WHAT YOU ARE ASKED TO DO: Return every line from the records below in which the word "Consider" is found.

EXERCISE DATA:

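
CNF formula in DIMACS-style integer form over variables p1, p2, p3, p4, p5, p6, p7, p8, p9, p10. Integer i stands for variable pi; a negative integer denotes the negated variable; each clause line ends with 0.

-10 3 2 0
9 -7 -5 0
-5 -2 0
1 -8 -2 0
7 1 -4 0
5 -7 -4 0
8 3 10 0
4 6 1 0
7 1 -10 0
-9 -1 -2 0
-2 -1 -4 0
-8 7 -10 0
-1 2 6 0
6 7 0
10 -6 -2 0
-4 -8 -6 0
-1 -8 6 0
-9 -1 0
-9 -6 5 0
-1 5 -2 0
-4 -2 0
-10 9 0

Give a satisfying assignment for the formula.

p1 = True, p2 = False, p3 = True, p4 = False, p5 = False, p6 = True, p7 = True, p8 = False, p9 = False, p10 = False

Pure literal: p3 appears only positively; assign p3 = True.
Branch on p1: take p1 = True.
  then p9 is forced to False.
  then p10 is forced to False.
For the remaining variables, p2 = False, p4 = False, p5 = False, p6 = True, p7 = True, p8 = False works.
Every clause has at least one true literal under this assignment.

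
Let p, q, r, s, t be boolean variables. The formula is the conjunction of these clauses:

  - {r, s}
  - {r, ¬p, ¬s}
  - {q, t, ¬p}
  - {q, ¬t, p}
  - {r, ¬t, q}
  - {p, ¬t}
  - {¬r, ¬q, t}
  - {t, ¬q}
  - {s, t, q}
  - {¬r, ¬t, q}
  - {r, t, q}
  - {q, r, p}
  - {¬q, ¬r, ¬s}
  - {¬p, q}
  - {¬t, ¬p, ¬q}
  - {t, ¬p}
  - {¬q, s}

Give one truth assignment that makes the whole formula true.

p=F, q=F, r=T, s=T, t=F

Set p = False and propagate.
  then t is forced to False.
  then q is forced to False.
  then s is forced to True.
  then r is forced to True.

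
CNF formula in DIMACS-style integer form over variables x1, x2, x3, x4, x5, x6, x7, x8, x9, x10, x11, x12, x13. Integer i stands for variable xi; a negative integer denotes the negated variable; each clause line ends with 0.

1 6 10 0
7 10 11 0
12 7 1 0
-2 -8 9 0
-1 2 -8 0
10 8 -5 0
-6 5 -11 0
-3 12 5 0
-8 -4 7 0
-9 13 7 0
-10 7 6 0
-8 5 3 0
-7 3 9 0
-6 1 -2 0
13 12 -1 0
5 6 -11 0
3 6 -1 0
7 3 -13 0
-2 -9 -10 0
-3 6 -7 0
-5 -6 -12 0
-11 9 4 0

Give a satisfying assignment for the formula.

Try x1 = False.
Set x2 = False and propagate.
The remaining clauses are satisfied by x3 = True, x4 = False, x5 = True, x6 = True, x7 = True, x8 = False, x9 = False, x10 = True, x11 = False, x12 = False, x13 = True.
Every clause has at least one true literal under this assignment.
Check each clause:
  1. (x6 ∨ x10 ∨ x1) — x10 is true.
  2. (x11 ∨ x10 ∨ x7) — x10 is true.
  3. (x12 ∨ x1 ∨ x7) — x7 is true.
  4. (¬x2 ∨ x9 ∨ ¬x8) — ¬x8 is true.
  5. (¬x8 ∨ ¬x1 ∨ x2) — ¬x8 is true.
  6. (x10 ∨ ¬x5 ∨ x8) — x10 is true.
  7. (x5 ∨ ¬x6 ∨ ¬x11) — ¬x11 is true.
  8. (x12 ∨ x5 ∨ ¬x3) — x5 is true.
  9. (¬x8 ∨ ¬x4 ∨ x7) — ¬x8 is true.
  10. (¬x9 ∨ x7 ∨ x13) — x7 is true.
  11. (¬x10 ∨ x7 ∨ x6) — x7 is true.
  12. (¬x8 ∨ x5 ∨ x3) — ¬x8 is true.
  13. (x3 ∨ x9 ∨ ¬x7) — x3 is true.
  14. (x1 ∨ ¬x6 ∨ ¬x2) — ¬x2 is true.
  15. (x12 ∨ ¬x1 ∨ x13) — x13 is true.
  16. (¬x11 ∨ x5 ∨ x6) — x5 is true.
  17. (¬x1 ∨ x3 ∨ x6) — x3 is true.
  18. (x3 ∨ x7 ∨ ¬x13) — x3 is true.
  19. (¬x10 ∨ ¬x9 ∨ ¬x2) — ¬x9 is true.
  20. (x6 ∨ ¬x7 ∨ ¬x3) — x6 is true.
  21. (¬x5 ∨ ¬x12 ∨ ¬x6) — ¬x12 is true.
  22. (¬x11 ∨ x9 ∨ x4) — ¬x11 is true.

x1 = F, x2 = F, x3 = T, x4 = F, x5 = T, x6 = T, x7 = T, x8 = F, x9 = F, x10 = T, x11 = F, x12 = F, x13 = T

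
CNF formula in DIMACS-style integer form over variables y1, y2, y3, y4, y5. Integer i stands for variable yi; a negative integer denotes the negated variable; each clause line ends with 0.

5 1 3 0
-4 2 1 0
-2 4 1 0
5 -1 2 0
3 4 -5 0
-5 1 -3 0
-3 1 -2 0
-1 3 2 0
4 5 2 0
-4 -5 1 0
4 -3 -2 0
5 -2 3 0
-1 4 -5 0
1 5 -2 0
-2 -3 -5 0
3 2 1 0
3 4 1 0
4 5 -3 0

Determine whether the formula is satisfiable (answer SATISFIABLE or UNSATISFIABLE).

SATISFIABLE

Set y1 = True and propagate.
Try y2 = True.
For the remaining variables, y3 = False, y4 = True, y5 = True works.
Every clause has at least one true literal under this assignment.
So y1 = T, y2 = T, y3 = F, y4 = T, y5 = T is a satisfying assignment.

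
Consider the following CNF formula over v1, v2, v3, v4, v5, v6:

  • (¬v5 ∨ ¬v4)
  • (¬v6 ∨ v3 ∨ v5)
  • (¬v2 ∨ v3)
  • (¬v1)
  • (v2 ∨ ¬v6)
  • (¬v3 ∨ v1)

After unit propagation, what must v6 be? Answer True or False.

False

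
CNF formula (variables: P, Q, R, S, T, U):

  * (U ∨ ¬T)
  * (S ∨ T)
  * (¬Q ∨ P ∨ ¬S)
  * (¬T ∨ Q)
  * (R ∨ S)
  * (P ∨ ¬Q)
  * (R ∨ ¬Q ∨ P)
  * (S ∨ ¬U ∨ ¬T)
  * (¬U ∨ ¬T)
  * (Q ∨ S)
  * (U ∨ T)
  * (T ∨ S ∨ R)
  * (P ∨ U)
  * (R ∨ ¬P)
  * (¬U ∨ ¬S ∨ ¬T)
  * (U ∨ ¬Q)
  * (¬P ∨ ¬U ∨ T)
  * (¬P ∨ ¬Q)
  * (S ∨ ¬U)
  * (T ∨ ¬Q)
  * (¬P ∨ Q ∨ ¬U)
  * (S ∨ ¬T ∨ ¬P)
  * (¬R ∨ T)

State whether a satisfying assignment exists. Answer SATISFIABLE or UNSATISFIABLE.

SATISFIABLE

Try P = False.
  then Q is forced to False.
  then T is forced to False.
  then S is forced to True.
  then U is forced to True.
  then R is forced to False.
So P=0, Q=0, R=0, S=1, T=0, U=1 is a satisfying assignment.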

* * *

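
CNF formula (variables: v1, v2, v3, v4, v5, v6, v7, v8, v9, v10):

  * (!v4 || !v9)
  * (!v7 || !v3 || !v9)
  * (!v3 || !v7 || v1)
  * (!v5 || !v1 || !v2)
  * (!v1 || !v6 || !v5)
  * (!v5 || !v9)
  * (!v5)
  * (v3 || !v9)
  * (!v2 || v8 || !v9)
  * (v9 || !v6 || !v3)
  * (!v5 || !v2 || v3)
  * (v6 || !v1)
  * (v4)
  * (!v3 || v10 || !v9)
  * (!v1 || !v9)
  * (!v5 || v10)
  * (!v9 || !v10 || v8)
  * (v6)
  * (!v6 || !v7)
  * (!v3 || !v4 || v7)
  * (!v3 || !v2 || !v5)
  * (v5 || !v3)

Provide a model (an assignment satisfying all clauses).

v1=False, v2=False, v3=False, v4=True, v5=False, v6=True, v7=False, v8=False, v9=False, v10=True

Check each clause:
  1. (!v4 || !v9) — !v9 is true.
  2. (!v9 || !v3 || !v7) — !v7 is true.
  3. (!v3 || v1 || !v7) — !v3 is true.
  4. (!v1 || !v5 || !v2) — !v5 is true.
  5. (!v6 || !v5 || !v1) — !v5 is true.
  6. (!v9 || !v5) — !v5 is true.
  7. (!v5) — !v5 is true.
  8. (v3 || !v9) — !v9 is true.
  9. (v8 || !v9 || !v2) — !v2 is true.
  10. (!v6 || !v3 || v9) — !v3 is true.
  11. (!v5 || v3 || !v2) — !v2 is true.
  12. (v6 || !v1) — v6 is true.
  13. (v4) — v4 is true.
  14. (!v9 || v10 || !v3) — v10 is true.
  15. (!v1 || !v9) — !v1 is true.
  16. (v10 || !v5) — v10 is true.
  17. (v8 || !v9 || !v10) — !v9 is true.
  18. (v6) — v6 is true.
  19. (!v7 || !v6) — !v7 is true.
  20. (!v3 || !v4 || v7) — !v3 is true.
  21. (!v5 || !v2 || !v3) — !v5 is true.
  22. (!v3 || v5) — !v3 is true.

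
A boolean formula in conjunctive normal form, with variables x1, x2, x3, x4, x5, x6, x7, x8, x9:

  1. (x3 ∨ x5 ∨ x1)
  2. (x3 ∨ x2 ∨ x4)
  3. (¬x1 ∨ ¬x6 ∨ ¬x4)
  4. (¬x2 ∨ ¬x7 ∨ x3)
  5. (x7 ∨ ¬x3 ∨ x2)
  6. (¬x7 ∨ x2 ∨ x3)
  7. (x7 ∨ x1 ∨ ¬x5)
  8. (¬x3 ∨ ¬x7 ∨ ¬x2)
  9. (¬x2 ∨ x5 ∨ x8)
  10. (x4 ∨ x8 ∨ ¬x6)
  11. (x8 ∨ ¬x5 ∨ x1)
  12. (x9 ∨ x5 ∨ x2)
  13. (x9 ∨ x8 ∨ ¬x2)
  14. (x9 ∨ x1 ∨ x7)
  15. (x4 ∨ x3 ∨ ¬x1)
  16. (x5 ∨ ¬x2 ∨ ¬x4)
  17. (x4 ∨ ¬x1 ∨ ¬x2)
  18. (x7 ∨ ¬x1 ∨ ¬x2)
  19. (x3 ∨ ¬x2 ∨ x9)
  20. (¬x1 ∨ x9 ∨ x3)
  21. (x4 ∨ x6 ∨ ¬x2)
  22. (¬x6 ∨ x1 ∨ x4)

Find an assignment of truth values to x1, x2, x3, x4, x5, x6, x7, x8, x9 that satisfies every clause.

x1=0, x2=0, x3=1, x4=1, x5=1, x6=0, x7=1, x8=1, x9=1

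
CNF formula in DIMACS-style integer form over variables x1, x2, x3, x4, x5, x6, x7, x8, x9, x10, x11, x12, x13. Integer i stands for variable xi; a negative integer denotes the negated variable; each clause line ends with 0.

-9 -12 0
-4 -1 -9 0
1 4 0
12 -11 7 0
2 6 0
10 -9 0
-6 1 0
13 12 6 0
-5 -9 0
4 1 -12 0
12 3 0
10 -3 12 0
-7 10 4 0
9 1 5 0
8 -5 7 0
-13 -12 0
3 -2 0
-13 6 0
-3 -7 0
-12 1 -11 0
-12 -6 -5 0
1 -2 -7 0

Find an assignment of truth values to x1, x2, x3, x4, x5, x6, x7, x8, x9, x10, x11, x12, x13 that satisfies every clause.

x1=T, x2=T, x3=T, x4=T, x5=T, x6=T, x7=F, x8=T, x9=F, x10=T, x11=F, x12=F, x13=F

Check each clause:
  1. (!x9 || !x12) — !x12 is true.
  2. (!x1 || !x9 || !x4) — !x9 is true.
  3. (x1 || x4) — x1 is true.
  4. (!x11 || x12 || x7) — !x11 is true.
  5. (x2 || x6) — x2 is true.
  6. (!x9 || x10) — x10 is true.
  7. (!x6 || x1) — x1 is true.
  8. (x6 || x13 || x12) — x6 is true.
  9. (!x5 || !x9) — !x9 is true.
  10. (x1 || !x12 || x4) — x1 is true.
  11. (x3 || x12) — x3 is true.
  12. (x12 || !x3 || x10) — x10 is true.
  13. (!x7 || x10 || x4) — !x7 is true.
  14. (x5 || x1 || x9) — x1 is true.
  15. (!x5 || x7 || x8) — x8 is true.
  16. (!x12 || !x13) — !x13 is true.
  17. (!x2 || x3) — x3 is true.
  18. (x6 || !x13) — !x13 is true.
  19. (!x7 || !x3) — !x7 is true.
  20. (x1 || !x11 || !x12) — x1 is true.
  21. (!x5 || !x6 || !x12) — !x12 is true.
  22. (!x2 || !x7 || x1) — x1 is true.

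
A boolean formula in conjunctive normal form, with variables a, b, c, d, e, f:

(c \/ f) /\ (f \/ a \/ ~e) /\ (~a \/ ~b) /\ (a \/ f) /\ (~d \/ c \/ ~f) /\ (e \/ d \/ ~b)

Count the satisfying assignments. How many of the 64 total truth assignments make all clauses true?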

* * *

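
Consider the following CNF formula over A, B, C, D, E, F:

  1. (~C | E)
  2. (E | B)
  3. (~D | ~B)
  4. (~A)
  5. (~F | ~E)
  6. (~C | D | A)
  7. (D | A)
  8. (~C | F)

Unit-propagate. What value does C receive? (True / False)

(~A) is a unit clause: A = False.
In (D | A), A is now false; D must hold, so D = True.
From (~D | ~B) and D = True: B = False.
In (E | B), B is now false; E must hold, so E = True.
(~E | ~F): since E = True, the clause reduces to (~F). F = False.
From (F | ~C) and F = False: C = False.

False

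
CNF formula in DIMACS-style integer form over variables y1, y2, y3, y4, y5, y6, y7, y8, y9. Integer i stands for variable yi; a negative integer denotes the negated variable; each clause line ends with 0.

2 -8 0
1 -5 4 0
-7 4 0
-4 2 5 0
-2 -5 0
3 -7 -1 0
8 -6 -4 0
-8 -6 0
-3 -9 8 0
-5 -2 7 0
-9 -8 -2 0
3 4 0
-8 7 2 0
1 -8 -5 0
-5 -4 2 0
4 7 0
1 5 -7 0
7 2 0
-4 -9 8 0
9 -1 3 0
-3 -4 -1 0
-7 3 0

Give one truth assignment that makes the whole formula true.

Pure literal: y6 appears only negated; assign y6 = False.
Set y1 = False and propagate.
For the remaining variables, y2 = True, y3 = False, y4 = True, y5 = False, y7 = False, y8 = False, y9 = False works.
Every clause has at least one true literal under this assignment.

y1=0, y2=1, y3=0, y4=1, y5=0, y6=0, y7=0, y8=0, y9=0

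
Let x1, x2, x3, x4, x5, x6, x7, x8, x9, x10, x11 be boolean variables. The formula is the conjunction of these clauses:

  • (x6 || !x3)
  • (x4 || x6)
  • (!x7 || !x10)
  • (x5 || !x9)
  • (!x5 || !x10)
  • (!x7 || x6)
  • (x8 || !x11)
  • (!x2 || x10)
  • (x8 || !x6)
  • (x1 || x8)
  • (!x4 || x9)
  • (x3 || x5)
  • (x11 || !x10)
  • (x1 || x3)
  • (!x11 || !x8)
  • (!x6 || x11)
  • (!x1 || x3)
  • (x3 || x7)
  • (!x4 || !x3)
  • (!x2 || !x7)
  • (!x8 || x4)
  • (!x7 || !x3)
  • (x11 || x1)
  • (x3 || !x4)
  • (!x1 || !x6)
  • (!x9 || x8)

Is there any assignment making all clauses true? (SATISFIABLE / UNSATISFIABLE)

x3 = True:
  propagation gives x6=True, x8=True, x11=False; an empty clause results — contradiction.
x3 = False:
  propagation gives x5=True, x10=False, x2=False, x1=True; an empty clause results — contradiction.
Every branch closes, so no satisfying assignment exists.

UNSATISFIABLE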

RESPONSE TO THE EXERCISE:
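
Consider the following CNF formula over v1, v2, v3, v4, v5, v6:
Consider the following CNF formula over A, B, C, D, E, F: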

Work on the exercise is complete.